WHAT THE EXERCISE ASKS: Look over the lines below. Report each one that includes the string "offers".

DATA TO USE:
▶
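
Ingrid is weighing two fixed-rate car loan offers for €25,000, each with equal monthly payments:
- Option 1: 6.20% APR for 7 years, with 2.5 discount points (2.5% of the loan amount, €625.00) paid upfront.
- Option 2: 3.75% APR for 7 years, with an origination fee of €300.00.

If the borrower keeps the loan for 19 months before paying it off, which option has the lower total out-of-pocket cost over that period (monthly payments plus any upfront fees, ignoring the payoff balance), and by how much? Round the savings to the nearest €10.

Option 2 by €870

Option 1: at 6.20% the monthly rate is 0.0051667, so the payment is 25,000 × 0.0051667 / (1 − 1.0051667^−84) = €367.62.
Option 2: at 3.75% the monthly rate is 0.0031250, so the payment is 25,000 × 0.0031250 / (1 − 1.0031250^−84) = €338.85.
Over 19 months: Option 1 costs 19 × €367.62 + €625.00 = €7,609.78; Option 2 costs 19 × €338.85 + €300.00 = €6,738.15.
Option 2 is cheaper by €7,609.78 − €6,738.15 = €871.63.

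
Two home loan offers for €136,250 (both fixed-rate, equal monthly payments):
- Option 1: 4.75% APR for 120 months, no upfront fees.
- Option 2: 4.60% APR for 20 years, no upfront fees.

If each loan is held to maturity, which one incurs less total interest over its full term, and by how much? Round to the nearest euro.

Option 1: monthly rate = 4.75%/12 = 0.0039583; payment = 136,250 × 0.0039583 / (1 − (1+0.0039583)^−120) = €1,428.55.
Total interest on Option 1 = 120 × €1,428.55 − €136,250 = €35,176.00.
Option 2: at 4.60% the monthly rate is 0.0038333, so the payment is 136,250 × 0.0038333 / (1 − 1.0038333^−240) = €869.36.
Total interest on Option 2 = 240 × €869.36 − €136,250 = €72,396.40.
Option 1 is lower by €37,220.40.

Option 1 by €37,220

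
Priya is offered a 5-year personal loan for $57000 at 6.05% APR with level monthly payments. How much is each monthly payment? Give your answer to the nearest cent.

$1,103.30

Monthly rate = 6.05%/12 = 0.0050417; payment = 57,000 × 0.0050417 / (1 − (1+0.0050417)^−60) = $1,103.30.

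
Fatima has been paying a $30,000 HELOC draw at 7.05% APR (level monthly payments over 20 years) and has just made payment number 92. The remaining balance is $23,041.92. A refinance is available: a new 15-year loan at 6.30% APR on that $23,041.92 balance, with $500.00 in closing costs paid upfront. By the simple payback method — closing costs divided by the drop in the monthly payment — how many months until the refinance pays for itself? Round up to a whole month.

15 months

Current payment = 30,000 × 7.05%/12 / (1 − (1+0.0058750)^−240) = $233.49.
Refinanced payment = 23,041.92 × 0.0052500 / (1 − (1+0.0052500)^−180) = $198.20.
Monthly savings = $233.49 − $198.20 = $35.29.
Break-even = $500.00 / $35.29 = 14.17 → 15 months.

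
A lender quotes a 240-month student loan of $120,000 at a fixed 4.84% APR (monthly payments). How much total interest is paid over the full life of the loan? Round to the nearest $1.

At 4.84% the monthly rate is 0.0040333, so the payment is 120,000 × 0.0040333 / (1 − 1.0040333^−240) = $781.38.
Total paid = 240 × $781.38 = $187,531.20; interest = $187,531.20 − $120,000 = $67,531.20.

$67,531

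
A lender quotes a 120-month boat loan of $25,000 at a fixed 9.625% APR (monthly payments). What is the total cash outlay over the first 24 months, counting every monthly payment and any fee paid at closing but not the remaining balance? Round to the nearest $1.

$7,805

Monthly rate = 9.625%/12 = 0.0080208; payment = 25,000 × 0.0080208 / (1 − (1+0.0080208)^−120) = $325.21.
Total outlay = 24 × $325.21 = $7,805.04.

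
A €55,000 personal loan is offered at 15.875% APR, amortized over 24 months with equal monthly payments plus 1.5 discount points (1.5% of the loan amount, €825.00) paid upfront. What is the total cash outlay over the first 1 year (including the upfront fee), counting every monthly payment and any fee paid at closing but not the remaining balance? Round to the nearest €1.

€33,101

Monthly rate = 15.875%/12 = 0.0132292; payment = 55,000 × 0.0132292 / (1 − (1+0.0132292)^−24) = €2,689.69.
Total outlay = 12 × €2,689.69 + €825.00 = €33,101.28.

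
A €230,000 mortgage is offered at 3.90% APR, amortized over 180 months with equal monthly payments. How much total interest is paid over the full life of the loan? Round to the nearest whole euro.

€74,160

Monthly rate = 3.9%/12 = 0.0032500; payment = 230,000 × 0.0032500 / (1 − (1+0.0032500)^−180) = €1,689.78.
Total paid = 180 × €1,689.78 = €304,160.40; interest = €304,160.40 − €230,000 = €74,160.40.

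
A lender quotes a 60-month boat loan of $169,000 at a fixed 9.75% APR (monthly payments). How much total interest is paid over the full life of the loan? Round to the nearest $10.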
◀
ANSWER TO THE PROBLEM:
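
Ingrid is weighing two fixed-rate car loan offers for €25,000, each with equal monthly payments:
Two home loan offers for €136,250 (both fixed-rate, equal monthly payments):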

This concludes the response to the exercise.